## DIRECTIONS FOR THIS TASK
Determine which lines of the records include the word "values", and copy them.

## PROVIDED INFORMATION
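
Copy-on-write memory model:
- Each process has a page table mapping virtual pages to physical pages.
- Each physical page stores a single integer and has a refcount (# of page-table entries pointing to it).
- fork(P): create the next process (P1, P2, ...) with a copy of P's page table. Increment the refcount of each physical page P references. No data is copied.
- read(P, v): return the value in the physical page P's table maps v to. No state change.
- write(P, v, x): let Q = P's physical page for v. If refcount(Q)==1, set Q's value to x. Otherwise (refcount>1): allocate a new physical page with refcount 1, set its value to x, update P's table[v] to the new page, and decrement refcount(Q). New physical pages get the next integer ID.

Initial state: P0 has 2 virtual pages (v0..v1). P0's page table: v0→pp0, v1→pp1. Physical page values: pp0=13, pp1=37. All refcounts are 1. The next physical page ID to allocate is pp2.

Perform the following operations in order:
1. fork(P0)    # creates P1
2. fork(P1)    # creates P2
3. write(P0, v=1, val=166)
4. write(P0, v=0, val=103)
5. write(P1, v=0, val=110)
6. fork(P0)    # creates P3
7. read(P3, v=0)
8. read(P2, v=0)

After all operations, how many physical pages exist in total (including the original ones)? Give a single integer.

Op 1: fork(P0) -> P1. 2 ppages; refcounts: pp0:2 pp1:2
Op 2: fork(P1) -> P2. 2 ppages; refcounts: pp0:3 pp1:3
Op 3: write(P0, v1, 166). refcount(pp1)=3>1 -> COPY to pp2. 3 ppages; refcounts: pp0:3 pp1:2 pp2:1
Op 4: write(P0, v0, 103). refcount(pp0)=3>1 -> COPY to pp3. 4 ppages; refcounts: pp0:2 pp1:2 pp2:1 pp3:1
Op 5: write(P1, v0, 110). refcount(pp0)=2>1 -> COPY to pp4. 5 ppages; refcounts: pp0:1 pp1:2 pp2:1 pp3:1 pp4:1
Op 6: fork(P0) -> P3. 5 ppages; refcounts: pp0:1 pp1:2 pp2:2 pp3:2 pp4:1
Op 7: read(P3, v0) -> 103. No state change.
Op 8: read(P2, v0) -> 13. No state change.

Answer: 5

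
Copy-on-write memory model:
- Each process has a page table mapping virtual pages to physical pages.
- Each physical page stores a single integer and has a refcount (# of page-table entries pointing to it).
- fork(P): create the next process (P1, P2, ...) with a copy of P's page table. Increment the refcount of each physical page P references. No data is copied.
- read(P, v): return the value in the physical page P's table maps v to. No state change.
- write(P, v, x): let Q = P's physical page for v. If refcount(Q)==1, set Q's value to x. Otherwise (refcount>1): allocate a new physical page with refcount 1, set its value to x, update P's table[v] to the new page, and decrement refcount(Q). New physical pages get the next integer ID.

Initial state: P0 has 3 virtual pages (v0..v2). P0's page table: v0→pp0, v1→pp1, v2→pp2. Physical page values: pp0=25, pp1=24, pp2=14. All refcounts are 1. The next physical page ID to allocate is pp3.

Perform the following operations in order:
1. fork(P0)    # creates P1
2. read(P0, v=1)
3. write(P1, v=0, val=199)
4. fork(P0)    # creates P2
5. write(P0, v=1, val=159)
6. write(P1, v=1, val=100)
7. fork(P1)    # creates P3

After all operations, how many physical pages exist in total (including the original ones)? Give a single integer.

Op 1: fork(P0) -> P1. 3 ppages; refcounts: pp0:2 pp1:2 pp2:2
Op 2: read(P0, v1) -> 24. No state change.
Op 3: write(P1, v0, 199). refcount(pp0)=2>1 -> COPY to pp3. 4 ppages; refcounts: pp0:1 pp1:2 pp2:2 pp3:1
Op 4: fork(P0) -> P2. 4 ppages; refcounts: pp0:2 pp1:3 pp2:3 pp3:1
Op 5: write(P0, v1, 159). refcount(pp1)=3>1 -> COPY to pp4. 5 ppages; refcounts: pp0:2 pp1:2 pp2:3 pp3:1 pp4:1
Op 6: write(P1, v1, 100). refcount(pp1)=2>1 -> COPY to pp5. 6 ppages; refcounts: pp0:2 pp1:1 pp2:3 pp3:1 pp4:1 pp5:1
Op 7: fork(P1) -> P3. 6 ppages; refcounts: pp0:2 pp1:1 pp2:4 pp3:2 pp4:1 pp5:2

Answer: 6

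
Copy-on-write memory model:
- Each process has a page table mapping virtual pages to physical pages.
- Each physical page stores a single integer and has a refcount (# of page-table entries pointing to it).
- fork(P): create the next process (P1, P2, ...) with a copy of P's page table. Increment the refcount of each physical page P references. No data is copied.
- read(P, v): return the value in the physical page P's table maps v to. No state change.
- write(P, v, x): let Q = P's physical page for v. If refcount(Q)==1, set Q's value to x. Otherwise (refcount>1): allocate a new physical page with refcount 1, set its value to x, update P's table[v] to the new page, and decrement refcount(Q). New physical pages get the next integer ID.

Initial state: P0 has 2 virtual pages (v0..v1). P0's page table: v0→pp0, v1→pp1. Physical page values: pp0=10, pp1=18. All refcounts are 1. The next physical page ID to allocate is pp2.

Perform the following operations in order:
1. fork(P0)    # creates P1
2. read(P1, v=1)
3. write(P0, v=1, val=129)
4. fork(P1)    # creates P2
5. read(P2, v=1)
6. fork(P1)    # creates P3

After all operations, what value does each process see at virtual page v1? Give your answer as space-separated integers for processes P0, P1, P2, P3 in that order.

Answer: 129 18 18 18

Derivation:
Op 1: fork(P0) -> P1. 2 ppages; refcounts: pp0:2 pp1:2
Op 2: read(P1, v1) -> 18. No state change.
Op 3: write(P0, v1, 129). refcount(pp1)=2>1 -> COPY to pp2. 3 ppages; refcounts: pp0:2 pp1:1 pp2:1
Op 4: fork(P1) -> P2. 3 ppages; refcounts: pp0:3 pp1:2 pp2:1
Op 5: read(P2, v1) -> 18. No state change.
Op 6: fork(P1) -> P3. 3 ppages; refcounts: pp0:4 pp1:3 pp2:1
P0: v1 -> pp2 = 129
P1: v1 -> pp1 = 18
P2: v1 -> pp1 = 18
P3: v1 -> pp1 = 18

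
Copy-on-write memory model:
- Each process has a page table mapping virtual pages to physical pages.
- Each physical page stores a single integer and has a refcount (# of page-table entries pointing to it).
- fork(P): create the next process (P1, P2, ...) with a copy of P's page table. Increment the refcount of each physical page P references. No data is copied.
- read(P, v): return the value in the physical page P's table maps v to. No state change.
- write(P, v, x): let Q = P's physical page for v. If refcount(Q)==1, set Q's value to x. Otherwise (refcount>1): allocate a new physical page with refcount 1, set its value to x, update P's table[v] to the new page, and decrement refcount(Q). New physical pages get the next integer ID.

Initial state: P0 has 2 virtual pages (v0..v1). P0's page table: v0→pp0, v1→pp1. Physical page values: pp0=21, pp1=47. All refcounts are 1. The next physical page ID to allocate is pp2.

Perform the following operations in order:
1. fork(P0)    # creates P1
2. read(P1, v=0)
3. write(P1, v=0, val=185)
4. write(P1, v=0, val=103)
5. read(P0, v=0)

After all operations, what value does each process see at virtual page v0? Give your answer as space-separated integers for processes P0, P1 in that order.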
==
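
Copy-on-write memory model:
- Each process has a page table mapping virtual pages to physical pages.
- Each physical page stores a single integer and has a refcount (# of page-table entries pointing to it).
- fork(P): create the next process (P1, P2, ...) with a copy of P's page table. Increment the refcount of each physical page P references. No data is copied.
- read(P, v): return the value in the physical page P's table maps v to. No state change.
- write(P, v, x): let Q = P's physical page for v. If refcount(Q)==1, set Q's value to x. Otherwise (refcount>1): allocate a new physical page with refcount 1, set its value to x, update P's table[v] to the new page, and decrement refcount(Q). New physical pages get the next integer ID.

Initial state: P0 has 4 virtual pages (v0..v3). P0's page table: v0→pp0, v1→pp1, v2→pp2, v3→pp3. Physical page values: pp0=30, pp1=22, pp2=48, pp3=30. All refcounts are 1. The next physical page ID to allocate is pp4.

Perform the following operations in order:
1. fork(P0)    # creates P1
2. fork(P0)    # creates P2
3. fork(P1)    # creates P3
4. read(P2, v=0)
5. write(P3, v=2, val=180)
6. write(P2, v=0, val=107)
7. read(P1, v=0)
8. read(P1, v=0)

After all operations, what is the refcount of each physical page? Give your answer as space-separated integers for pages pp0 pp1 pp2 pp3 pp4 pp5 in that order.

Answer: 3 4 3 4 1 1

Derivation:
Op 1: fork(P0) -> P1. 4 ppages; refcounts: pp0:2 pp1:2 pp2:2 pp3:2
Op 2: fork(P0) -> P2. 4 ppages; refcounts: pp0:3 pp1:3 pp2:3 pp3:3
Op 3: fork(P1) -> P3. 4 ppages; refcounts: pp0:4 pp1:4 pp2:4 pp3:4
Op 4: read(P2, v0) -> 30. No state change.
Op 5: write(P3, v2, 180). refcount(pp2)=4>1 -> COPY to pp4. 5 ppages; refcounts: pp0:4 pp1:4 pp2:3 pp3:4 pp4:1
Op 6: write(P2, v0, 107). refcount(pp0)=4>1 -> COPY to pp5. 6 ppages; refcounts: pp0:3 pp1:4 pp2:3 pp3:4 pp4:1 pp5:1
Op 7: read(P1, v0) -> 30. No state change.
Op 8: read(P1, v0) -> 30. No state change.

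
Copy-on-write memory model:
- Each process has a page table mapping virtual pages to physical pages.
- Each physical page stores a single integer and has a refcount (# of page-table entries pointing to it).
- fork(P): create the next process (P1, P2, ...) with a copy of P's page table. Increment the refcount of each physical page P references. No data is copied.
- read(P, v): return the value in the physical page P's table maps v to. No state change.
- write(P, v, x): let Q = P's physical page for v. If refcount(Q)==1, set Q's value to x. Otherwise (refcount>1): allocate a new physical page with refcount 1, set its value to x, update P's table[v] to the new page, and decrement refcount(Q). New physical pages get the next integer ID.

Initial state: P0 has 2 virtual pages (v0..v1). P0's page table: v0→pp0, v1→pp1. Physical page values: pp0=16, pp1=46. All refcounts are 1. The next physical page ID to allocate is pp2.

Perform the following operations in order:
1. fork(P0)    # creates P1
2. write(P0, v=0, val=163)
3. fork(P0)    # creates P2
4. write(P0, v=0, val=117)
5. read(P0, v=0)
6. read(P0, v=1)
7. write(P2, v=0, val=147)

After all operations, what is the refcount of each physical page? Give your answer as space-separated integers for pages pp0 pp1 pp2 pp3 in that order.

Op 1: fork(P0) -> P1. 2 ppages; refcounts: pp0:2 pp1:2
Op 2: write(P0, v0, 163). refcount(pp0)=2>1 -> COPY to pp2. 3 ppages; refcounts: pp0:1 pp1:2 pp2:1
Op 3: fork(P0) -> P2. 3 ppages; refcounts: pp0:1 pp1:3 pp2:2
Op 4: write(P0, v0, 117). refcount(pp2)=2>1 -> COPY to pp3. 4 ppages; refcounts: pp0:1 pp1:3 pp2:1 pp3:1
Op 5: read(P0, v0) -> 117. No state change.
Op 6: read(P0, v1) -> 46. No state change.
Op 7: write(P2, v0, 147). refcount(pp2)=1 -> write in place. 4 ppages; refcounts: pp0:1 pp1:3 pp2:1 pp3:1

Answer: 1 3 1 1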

## RESPONSE FOR THIS EXERCISE
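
Initial state: P0 has 2 virtual pages (v0..v1). P0's page table: v0→pp0, v1→pp1. Physical page values: pp0=13, pp1=37. All refcounts are 1. The next physical page ID to allocate is pp2.
Initial state: P0 has 3 virtual pages (v0..v2). P0's page table: v0→pp0, v1→pp1, v2→pp2. Physical page values: pp0=25, pp1=24, pp2=14. All refcounts are 1. The next physical page ID to allocate is pp3.
Initial state: P0 has 2 virtual pages (v0..v1). P0's page table: v0→pp0, v1→pp1. Physical page values: pp0=10, pp1=18. All refcounts are 1. The next physical page ID to allocate is pp2.
Initial state: P0 has 2 virtual pages (v0..v1). P0's page table: v0→pp0, v1→pp1. Physical page values: pp0=21, pp1=47. All refcounts are 1. The next physical page ID to allocate is pp2.
Initial state: P0 has 4 virtual pages (v0..v3). P0's page table: v0→pp0, v1→pp1, v2→pp2, v3→pp3. Physical page values: pp0=30, pp1=22, pp2=48, pp3=30. All refcounts are 1. The next physical page ID to allocate is pp4.
Initial state: P0 has 2 virtual pages (v0..v1). P0's page table: v0→pp0, v1→pp1. Physical page values: pp0=16, pp1=46. All refcounts are 1. The next physical page ID to allocate is pp2.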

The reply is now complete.